Saved data entries
=-=-=

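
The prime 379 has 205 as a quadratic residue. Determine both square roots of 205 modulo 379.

179, 200

Since 379 ≡ 3 (mod 4), a square root of 205 is 205^((379+1)/4) = 205^95 mod 379.
Repeated squaring: 205^2≡335, 205^4≡41, 205^8≡165, 205^16≡316, 205^32≡179, 205^64≡205 (mod 379).
205^95 = 205^(64+16+8+4+2+1) ≡ 179 (mod 379).
Check: 179² = 32041 ≡ 205 (mod 379). The two roots are 179 and 200.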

=-=-=

• **Task prompt**: Copy each record from above exactly, and include every line.

• **Written response**:
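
The prime 379 has 205 as a quadratic residue. Determine both square roots of 205 modulo 379.

179, 200

Since 379 ≡ 3 (mod 4), a square root of 205 is 205^((379+1)/4) = 205^95 mod 379.
Repeated squaring: 205^2≡335, 205^4≡41, 205^8≡165, 205^16≡316, 205^32≡179, 205^64≡205 (mod 379).
205^95 = 205^(64+16+8+4+2+1) ≡ 179 (mod 379).
Check: 179² = 32041 ≡ 205 (mod 379). The two roots are 179 and 200.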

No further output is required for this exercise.